- **Task directions**
Your response should consist of every line below, reproduced without alteration.

Collected data:

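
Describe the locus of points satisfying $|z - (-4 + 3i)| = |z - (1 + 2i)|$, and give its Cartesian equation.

|z - z1| = |z - z2| means z is equidistant from z1 and z2,
i.e. the perpendicular bisector of the segment from (-4, 3) to (1, 2) (midpoint (-3/2, 5/2)).
With z = x + yi, square both sides:
(x - (-4))^2 + (y - 3)^2 = (x - 1)^2 + (y - 2)^2
The x^2 and y^2 terms cancel: 10x + (-2)y = 5 - 25 = -20
Simplify: 5x - y = -10
Locus: Perpendicular bisector of the segment from (-4, 3) to (1, 2): the line 5x - y = -10


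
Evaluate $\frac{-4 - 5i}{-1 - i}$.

Multiply numerator and denominator by conjugate (-1 + i):
= (-4 - 5i)(-1 + i) / ((-1)^2 + (-1)^2)
= (9 + i) / 2
= 9/2 + (1/2)i


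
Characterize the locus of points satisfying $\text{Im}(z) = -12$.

Im(z) = y where z = x + yi; the equation y = -12 is satisfied by all points with that y-coordinate
Locus: Horizontal line y = -12


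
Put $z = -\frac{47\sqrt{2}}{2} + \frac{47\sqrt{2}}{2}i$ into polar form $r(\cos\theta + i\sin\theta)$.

r = |z| = sqrt(a^2 + b^2) = sqrt((-47*sqrt(2)/2)^2 + (47*sqrt(2)/2)^2) = sqrt(2209/2 + 2209/2) = sqrt(2209) = 47
θ = arctan(b/a) = arctan(33.234/-33.234) (quadrant-adjusted) = 135°
z = 47(cos 135° + i sin 135°)


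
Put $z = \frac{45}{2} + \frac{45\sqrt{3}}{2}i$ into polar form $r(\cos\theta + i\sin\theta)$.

r = |z| = sqrt(a^2 + b^2) = sqrt((45/2)^2 + (45*sqrt(3)/2)^2) = sqrt(2025/4 + 6075/4) = sqrt(2025) = 45
θ = arctan(b/a) = arctan(38.9711/22.5) (quadrant-adjusted) = 60°
z = 45(cos 60° + i sin 60°)


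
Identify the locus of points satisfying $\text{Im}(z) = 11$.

Im(z) = y where z = x + yi; the equation y = 11 is satisfied by all points with that y-coordinate
Locus: Horizontal line y = 11


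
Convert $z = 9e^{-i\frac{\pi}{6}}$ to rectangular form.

a = r cos θ = 9 * sqrt(3)/2 = 9*sqrt(3)/2
b = r sin θ = 9 * -1/2 = -9/2
z = 9*sqrt(3)/2 - (9/2)i


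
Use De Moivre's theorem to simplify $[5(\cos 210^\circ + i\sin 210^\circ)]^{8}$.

By De Moivre: z^n = r^n(cos(nθ) + i sin(nθ))
= 5^8(cos(8*210°) + i sin(8*210°))
= 390625(cos 240° + i sin 240°)
= -390625/2 - (390625*sqrt(3)/2)i


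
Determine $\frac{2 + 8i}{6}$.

Divisor is real, so divide each part by 6:
= 1/3 + (4/3)i


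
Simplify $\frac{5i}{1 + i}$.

Multiply numerator and denominator by conjugate (1 - i):
= (5i)(1 - i) / (1^2 + 1^2)
= (5 + 5i) / 2
= 5/2 + (5/2)i


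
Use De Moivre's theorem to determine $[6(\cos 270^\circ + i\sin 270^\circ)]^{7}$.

By De Moivre: z^n = r^n(cos(nθ) + i sin(nθ))
= 6^7(cos(7*270°) + i sin(7*270°))
= 279936(cos 90° + i sin 90°)
= 279936i


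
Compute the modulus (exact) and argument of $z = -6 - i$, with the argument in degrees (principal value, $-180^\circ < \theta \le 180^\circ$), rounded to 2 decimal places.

|z| = sqrt((-6)^2 + (-1)^2) = sqrt(37)
arg(z) = arctan(b/a) = arctan(-1/-6) (quadrant-adjusted) = -170.54°


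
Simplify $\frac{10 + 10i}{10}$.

Divisor is real, so divide each part by 10:
= 1 + i


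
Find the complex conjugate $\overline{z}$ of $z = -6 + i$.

If z = a + bi, then conjugate(z) = a - bi
conjugate(-6 + i) = -6 - i


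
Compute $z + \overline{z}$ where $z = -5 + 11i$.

z + conjugate(z) = (a + bi) + (a - bi) = 2a
= 2 * (-5) = -10


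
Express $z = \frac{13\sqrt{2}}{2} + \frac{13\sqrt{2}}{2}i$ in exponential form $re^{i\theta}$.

r = |z| = sqrt((13*sqrt(2)/2)^2 + (13*sqrt(2)/2)^2) = sqrt(169/2 + 169/2) = sqrt(169) = 13
θ = arctan(b/a) = arctan(9.1924/9.1924) (quadrant-adjusted) = 45° = π/4
z = 13e^(i*π/4)


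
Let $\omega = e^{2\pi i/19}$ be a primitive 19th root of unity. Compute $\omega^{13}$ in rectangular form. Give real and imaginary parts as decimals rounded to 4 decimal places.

ω^13 = e^(2πi·13/19) = e^(i·26π/19)
= cos(26π/19) + i sin(26π/19)
= -0.4017 - 0.9158i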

- **Response area**
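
Describe the locus of points satisfying $|z - (-4 + 3i)| = |z - (1 + 2i)|$, and give its Cartesian equation.

|z - z1| = |z - z2| means z is equidistant from z1 and z2,
i.e. the perpendicular bisector of the segment from (-4, 3) to (1, 2) (midpoint (-3/2, 5/2)).
With z = x + yi, square both sides:
(x - (-4))^2 + (y - 3)^2 = (x - 1)^2 + (y - 2)^2
The x^2 and y^2 terms cancel: 10x + (-2)y = 5 - 25 = -20
Simplify: 5x - y = -10
Locus: Perpendicular bisector of the segment from (-4, 3) to (1, 2): the line 5x - y = -10


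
Evaluate $\frac{-4 - 5i}{-1 - i}$.

Multiply numerator and denominator by conjugate (-1 + i):
= (-4 - 5i)(-1 + i) / ((-1)^2 + (-1)^2)
= (9 + i) / 2
= 9/2 + (1/2)i


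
Characterize the locus of points satisfying $\text{Im}(z) = -12$.

Im(z) = y where z = x + yi; the equation y = -12 is satisfied by all points with that y-coordinate
Locus: Horizontal line y = -12


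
Put $z = -\frac{47\sqrt{2}}{2} + \frac{47\sqrt{2}}{2}i$ into polar form $r(\cos\theta + i\sin\theta)$.

r = |z| = sqrt(a^2 + b^2) = sqrt((-47*sqrt(2)/2)^2 + (47*sqrt(2)/2)^2) = sqrt(2209/2 + 2209/2) = sqrt(2209) = 47
θ = arctan(b/a) = arctan(33.234/-33.234) (quadrant-adjusted) = 135°
z = 47(cos 135° + i sin 135°)


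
Put $z = \frac{45}{2} + \frac{45\sqrt{3}}{2}i$ into polar form $r(\cos\theta + i\sin\theta)$.

r = |z| = sqrt(a^2 + b^2) = sqrt((45/2)^2 + (45*sqrt(3)/2)^2) = sqrt(2025/4 + 6075/4) = sqrt(2025) = 45
θ = arctan(b/a) = arctan(38.9711/22.5) (quadrant-adjusted) = 60°
z = 45(cos 60° + i sin 60°)


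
Identify the locus of points satisfying $\text{Im}(z) = 11$.

Im(z) = y where z = x + yi; the equation y = 11 is satisfied by all points with that y-coordinate
Locus: Horizontal line y = 11


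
Convert $z = 9e^{-i\frac{\pi}{6}}$ to rectangular form.

a = r cos θ = 9 * sqrt(3)/2 = 9*sqrt(3)/2
b = r sin θ = 9 * -1/2 = -9/2
z = 9*sqrt(3)/2 - (9/2)i


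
Use De Moivre's theorem to simplify $[5(\cos 210^\circ + i\sin 210^\circ)]^{8}$.

By De Moivre: z^n = r^n(cos(nθ) + i sin(nθ))
= 5^8(cos(8*210°) + i sin(8*210°))
= 390625(cos 240° + i sin 240°)
= -390625/2 - (390625*sqrt(3)/2)i


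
Determine $\frac{2 + 8i}{6}$.

Divisor is real, so divide each part by 6:
= 1/3 + (4/3)i


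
Simplify $\frac{5i}{1 + i}$.

Multiply numerator and denominator by conjugate (1 - i):
= (5i)(1 - i) / (1^2 + 1^2)
= (5 + 5i) / 2
= 5/2 + (5/2)i


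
Use De Moivre's theorem to determine $[6(\cos 270^\circ + i\sin 270^\circ)]^{7}$.

By De Moivre: z^n = r^n(cos(nθ) + i sin(nθ))
= 6^7(cos(7*270°) + i sin(7*270°))
= 279936(cos 90° + i sin 90°)
= 279936i


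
Compute the modulus (exact) and argument of $z = -6 - i$, with the argument in degrees (principal value, $-180^\circ < \theta \le 180^\circ$), rounded to 2 decimal places.

|z| = sqrt((-6)^2 + (-1)^2) = sqrt(37)
arg(z) = arctan(b/a) = arctan(-1/-6) (quadrant-adjusted) = -170.54°


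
Simplify $\frac{10 + 10i}{10}$.

Divisor is real, so divide each part by 10:
= 1 + i


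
Find the complex conjugate $\overline{z}$ of $z = -6 + i$.

If z = a + bi, then conjugate(z) = a - bi
conjugate(-6 + i) = -6 - i


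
Compute $z + \overline{z}$ where $z = -5 + 11i$.

z + conjugate(z) = (a + bi) + (a - bi) = 2a
= 2 * (-5) = -10


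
Express $z = \frac{13\sqrt{2}}{2} + \frac{13\sqrt{2}}{2}i$ in exponential form $re^{i\theta}$.

r = |z| = sqrt((13*sqrt(2)/2)^2 + (13*sqrt(2)/2)^2) = sqrt(169/2 + 169/2) = sqrt(169) = 13
θ = arctan(b/a) = arctan(9.1924/9.1924) (quadrant-adjusted) = 45° = π/4
z = 13e^(i*π/4)


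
Let $\omega = e^{2\pi i/19}$ be a primitive 19th root of unity. Compute $\omega^{13}$ in rectangular form. Give real and imaginary parts as decimals rounded to 4 decimal places.

ω^13 = e^(2πi·13/19) = e^(i·26π/19)
= cos(26π/19) + i sin(26π/19)
= -0.4017 - 0.9158i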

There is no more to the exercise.